[Try it] You are to retype exactly the line with "A box contains" and every line after it in the entries below.
Information supplied section start
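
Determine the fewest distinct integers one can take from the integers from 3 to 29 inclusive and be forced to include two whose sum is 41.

19

A set avoiding the sum 41 can contain at most one of each pair {x, 41−x}, plus the 9 elements whose complement lies outside the range.
The integers 3, …, 20 (18 of them) are such a set: any two sum to at least 3+4 = 7 and at most 19+20 = 39 < 41.
Any 19th integer completes one of the 9 pairs, so 19 choices force a sum of 41.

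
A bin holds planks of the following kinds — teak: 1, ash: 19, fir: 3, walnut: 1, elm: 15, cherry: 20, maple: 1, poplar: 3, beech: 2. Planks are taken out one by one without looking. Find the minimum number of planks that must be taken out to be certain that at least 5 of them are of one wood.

24

Put each drawn plank into a box by wood. The largest draw with every box below 5 takes min(count, 4) from each wood; woods with fewer than 4 contribute all they have.
Σ min(cᵢ, 4) = 1 + 4 + 3 + 1 + 4 + 4 + 1 + 3 + 2 = 23.
Draw number 23 + 1 = 24 must push one box to 5.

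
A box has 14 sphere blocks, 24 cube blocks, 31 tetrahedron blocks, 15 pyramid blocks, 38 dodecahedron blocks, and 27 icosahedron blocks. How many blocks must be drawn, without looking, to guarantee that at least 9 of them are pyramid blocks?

In the worst case for collecting pyramid blocks, every non-pyramid block comes out first.
There are 14 + 24 + 31 + 38 + 27 = 134 non-pyramid blocks altogether.
After those, each further block must be pyramid, so 134 + 9 = 143 draws guarantee 9 pyramid blocks.

143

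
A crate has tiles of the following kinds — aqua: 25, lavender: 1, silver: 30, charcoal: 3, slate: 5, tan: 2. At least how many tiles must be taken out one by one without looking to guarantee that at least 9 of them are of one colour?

28

By the pigeonhole principle, put each drawn tile into a box by colour. The largest draw with every box below 9 takes min(count, 8) from each colour; colours with fewer than 8 contribute all they have.
Σ min(cᵢ, 8) = 8 + 1 + 8 + 3 + 5 + 2 = 27.
Draw number 27 + 1 = 28 must push one box to 9.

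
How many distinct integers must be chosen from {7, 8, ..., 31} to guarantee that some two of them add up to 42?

A set avoiding the sum 42 can contain at most one of each pair {x, 42−x}, plus the 5 elements whose complement lies outside the range or equal to its own complement.
The integers 7, …, 21 (15 of them) are such a set: any two sum to at least 7+8 = 15 and at most 20+21 = 41 < 42.
By pigeonhole, any 16th integer completes one of the 10 pairs, so 16 choices force a sum of 42.

16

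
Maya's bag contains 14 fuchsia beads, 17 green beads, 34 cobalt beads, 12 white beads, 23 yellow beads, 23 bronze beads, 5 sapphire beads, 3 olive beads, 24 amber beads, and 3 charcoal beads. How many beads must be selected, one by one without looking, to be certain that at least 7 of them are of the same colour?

The 10 colours are the holes; the beads drawn are the pigeons.
To avoid 7 of any one colour, the worst case takes at most 6 of each colour, or every bead of a colour that has fewer than 6.
That gives 6 + 6 + 6 + 6 + 6 + 6 + 5 + 3 + 6 + 3 = 53 beads with no colour reaching 7.
The next bead forces some colour to 7, so 53 + 1 = 54.

54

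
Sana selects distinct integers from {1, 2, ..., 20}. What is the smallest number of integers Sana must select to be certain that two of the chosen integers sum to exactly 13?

15

Two chosen integers sum to 13 exactly when both halves of some pair {x, 13−x} with 1 ≤ x ≤ 13−x ≤ 12 are chosen — 6 such pairs.
The remaining 8 elements (those with no distinct partner in range) can never complete a 13-sum, so the worst case takes all of them and one from each pair: 8 + 6 = 14.
The 15th integer has to be the second member of some pair, so 14 + 1 = 15.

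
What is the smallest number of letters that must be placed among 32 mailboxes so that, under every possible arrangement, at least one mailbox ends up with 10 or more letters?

289

With 288 letters one could put exactly 9 in each of the 32 mailboxes, and no mailbox would reach 10.
Pigeonhole: one more letter must land in a mailbox that already has 9, giving it 10.
So 32 × 9 + 1 = 289 letters are required.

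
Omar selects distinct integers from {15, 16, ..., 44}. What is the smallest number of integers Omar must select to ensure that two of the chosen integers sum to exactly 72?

Two chosen integers sum to 72 exactly when both halves of some pair {x, 72−x} with 28 ≤ x ≤ 72−x ≤ 44 are chosen — 8 such pairs.
The remaining 14 elements (those with no distinct partner in range) can never complete a 72-sum, so the worst case takes all of them and one from each pair: 14 + 8 = 22.
By pigeonhole, the 23rd integer has to be the second member of some pair, so 22 + 1 = 23.

23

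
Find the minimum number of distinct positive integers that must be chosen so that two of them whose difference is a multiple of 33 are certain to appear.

Integers whose pairwise differences are multiples of 33 are exactly those sharing a remainder mod 33. The 33 residue classes mod 33 are the pigeonholes.
With 33 integers one could put 1 in each residue class and have no class reach 2.
The 34th integer pushes some class to 2, so 33·1 + 1 = 34.

34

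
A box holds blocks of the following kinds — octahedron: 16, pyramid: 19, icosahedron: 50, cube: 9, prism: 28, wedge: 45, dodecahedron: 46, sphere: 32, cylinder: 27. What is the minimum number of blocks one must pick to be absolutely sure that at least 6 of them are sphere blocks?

In the worst case for collecting sphere blocks, every non-sphere block comes out first.
There are 16 + 19 + 50 + 9 + 28 + 45 + 46 + 27 = 240 non-sphere blocks altogether.
After those, each further block must be sphere, so 240 + 6 = 246 draws guarantee 6 sphere blocks.

246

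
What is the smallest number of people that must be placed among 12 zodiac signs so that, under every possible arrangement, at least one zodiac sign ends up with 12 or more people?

With 132 people one could put exactly 11 in each of the 12 zodiac signs, and no zodiac sign would reach 12.
By pigeonhole, one more person must land in a zodiac sign that already has 11, giving it 12.
So 12 × 11 + 1 = 133 people are required.

133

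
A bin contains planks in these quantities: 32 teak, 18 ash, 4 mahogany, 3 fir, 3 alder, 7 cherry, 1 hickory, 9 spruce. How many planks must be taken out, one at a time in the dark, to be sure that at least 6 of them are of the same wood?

32

An adversary could hand out at most 5 planks per wood (4 woods run out sooner): 5 + 5 + 4 + 3 + 3 + 5 + 1 + 5 = 31 planks and still no wood has 6.
One more plank lands in a wood already at 5, so 32 draws are enough and 31 are not.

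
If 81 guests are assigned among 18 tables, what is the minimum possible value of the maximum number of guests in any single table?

By pigeonhole, the 18 tables are the holes and the 81 guests are the pigeons.
If every table held at most 4 guests, the total would be at most 18 × 4 = 72, which is less than 81.
So some table holds at least ⌈81/18⌉ = 5 guests.

5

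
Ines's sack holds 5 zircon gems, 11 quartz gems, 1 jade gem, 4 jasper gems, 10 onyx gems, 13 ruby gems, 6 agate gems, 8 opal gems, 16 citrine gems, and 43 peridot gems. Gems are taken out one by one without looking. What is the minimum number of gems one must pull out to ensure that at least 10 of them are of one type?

Put each drawn gem into a box by type. The largest draw with every box below 10 takes min(count, 9) from each type; types with fewer than 9 contribute all they have.
Σ min(cᵢ, 9) = 5 + 9 + 1 + 4 + 9 + 9 + 6 + 8 + 9 + 9 = 69.
Draw number 69 + 1 = 70 must push one box to 10.

70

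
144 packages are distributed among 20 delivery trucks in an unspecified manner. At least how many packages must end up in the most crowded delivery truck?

8

The 20 delivery trucks are the holes and the 144 packages are the pigeons.
If every delivery truck held at most 7 packages, the total would be at most 20 × 7 = 140, which is less than 144.
So some delivery truck holds at least ⌈144/20⌉ = 8 packages.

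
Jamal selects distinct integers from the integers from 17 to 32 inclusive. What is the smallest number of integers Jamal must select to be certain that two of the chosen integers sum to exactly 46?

A set avoiding the sum 46 can contain at most one of each pair {x, 46−x}, plus the 4 elements whose complement lies outside the range or equal to its own complement.
The integers 23, …, 32 (10 of them) are such a set: any two sum to at least 23+24 = 47 > 46.
By pigeonhole, any 11th integer completes one of the 6 pairs, so 11 choices force a sum of 46.

11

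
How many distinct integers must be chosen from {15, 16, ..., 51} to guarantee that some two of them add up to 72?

23

Group the elements by complementary pair {x, 72−x}: {21,51}, {22,50}, {23,49}, …, giving 15 two-element pairs, the single value 36 (it cannot pair with itself since the integers are distinct), and 6 integers whose partner 72−x falls outside [15,51].
By the pigeonhole principle, treating each of those 22 groups as a pigeonhole, one can pick one integer per group — 22 integers — with no two summing to 72.
The 23rd integer lands in an occupied pair, forcing a sum of 72.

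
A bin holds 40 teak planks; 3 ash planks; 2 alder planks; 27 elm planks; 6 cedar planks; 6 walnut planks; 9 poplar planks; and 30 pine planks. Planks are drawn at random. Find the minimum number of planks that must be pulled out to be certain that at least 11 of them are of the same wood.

By the pigeonhole principle, the 8 woods are the holes; the planks drawn are the pigeons.
To avoid 11 of any one wood, the worst case takes at most 10 of each wood, or every plank of a wood that has fewer than 10.
That gives 10 + 3 + 2 + 10 + 6 + 6 + 9 + 10 = 56 planks with no wood reaching 11.
The next plank forces some wood to 11, so 56 + 1 = 57.

57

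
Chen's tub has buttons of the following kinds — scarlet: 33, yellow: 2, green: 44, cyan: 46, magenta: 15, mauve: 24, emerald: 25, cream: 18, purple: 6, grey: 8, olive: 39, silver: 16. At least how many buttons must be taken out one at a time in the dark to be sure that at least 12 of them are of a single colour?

Pigeonhole: put each drawn button into a box by colour. The largest draw with every box below 12 takes min(count, 11) from each colour; colours with fewer than 11 contribute all they have.
Σ min(cᵢ, 11) = 11 + 2 + 11 + 11 + 11 + 11 + 11 + 11 + 6 + 8 + 11 + 11 = 115.
Draw number 115 + 1 = 116 must push one box to 12.

116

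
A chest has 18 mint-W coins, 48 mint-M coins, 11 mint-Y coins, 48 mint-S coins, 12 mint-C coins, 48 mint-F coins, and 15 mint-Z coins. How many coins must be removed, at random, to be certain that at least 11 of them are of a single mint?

71

An adversary could hand out at most 10 coins per mint: 10 + 10 + 10 + 10 + 10 + 10 + 10 = 70 coins and still no mint has 11.
Pigeonhole: one more coin lands in a mint already at 10, so 71 draws are enough and 70 are not.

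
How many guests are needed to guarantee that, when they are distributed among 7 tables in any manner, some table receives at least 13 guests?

With 84 guests one could put exactly 12 in each of the 7 tables, and no table would reach 13.
By the pigeonhole principle, one more guest must land in a table that already has 12, giving it 13.
So 7 × 12 + 1 = 85 guests are required.

85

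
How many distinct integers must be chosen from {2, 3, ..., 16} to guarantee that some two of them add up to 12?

A set avoiding the sum 12 can contain at most one of each pair {x, 12−x}, plus the 7 elements whose complement lies outside the range or equal to its own complement.
The integers 6, …, 16 (11 of them) are such a set: any two sum to at least 6+7 = 13 > 12.
Pigeonhole: any 12th integer completes one of the 4 pairs, so 12 choices force a sum of 12.

12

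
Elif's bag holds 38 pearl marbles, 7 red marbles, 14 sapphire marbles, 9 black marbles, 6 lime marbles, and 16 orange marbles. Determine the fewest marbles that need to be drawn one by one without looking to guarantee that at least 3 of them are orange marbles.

77

In the worst case for collecting orange marbles, every non-orange marble comes out first.
There are 38 + 7 + 14 + 9 + 6 = 74 non-orange marbles altogether.
After those, each further marble must be orange, so 74 + 3 = 77 draws guarantee 3 orange marbles.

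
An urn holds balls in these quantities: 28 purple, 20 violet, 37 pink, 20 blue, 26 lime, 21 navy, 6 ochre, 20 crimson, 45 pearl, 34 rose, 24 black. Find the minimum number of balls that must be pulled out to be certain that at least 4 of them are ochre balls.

279

In the worst case for collecting ochre balls, every non-ochre ball comes out first.
There are 28 + 20 + 37 + 20 + 26 + 21 + 20 + 45 + 34 + 24 = 275 non-ochre balls altogether.
After those, each further ball must be ochre, so 275 + 4 = 279 draws guarantee 4 ochre balls.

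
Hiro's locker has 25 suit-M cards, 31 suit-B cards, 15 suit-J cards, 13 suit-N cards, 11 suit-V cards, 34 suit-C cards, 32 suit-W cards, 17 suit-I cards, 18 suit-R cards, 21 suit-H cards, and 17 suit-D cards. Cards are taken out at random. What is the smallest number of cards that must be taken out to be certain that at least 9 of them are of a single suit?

89

The 11 suits are the holes; the cards drawn are the pigeons.
To avoid 9 of any one suit, the worst case takes at most 8 of each suit.
That gives 8 + 8 + 8 + 8 + 8 + 8 + 8 + 8 + 8 + 8 + 8 = 88 cards with no suit reaching 9.
The next card forces some suit to 9, so 88 + 1 = 89.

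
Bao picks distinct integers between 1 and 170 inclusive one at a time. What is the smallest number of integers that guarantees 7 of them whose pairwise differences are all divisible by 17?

103

Integers whose pairwise differences are multiples of 17 are exactly those sharing a remainder mod 17. The 17 residue classes mod 17 are the pigeonholes.
With 102 integers one could put 6 in each residue class and have no class reach 7.
The 103rd integer pushes some class to 7, so 17·6 + 1 = 103.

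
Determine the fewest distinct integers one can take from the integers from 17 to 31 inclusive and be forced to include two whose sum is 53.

11

A set avoiding the sum 53 can contain at most one of each pair {x, 53−x}, plus the 5 elements whose complement lies outside the range.
The integers 17, …, 26 (10 of them) are such a set: any two sum to at least 17+18 = 35 and at most 25+26 = 51 < 53.
Any 11th integer completes one of the 5 pairs, so 11 choices force a sum of 53.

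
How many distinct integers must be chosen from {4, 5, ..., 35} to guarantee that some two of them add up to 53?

24

Group the elements by complementary pair {x, 53−x}: {18,35}, {19,34}, {20,33}, …, giving 9 two-element pairs and 14 integers whose partner 53−x falls outside [4,35].
Pigeonhole: treating each of those 23 groups as a pigeonhole, one can pick one integer per group — 23 integers — with no two summing to 53.
The 24th integer lands in an occupied pair, forcing a sum of 53.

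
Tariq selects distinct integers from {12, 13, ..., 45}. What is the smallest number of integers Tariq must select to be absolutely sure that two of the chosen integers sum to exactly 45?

24

A set avoiding the sum 45 can contain at most one of each pair {x, 45−x}, plus the 12 elements whose complement lies outside the range.
The integers 23, …, 45 (23 of them) are such a set: any two sum to at least 23+24 = 47 > 45.
By the pigeonhole principle, any 24th integer completes one of the 11 pairs, so 24 choices force a sum of 45.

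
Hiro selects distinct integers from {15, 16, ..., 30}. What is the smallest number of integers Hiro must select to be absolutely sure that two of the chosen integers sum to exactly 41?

11

A set avoiding the sum 41 can contain at most one of each pair {x, 41−x}, plus the 4 elements whose complement lies outside the range.
The integers 21, …, 30 (10 of them) are such a set: any two sum to at least 21+22 = 43 > 41.
By pigeonhole, any 11th integer completes one of the 6 pairs, so 11 choices force a sum of 41.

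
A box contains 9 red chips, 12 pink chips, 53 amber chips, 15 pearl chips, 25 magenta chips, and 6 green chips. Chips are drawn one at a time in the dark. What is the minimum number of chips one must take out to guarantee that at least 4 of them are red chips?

In the worst case for collecting red chips, every non-red chip comes out first.
There are 12 + 53 + 15 + 25 + 6 = 111 non-red chips altogether.
After those, each further chip must be red, so 111 + 4 = 115 draws guarantee 4 red chips.

115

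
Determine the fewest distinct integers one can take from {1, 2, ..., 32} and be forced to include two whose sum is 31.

Two chosen integers sum to 31 exactly when both halves of some pair {x, 31−x} with 1 ≤ x ≤ 31−x ≤ 30 are chosen — 15 such pairs.
The remaining 2 elements (those with no distinct partner in range) can never complete a 31-sum, so the worst case takes all of them and one from each pair: 2 + 15 = 17.
Pigeonhole: the 18th integer has to be the second member of some pair, so 17 + 1 = 18.

18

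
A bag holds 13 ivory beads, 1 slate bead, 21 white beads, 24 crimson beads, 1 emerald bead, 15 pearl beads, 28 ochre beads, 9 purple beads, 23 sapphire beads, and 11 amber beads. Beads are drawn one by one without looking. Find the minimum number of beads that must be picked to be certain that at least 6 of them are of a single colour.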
Information supplied section end
[Solved exercise]
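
A box contains 9 red chips, 12 pink chips, 53 amber chips, 15 pearl chips, 25 magenta chips, and 6 green chips. Chips are drawn one at a time in the dark. What is the minimum number of chips one must take out to guarantee that at least 4 of them are red chips?

In the worst case for collecting red chips, every non-red chip comes out first.
There are 12 + 53 + 15 + 25 + 6 = 111 non-red chips altogether.
After those, each further chip must be red, so 111 + 4 = 115 draws guarantee 4 red chips.

115

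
Determine the fewest distinct integers one can take from {1, 2, ..., 32} and be forced to include two whose sum is 31.

Two chosen integers sum to 31 exactly when both halves of some pair {x, 31−x} with 1 ≤ x ≤ 31−x ≤ 30 are chosen — 15 such pairs.
The remaining 2 elements (those with no distinct partner in range) can never complete a 31-sum, so the worst case takes all of them and one from each pair: 2 + 15 = 17.
Pigeonhole: the 18th integer has to be the second member of some pair, so 17 + 1 = 18.

18

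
A bag holds 13 ivory beads, 1 slate bead, 21 white beads, 24 crimson beads, 1 emerald bead, 15 pearl beads, 28 ochre beads, 9 purple beads, 23 sapphire beads, and 11 amber beads. Beads are drawn one by one without looking. Find the minimum number of beads that must be picked to be certain that at least 6 of them are of a single colour.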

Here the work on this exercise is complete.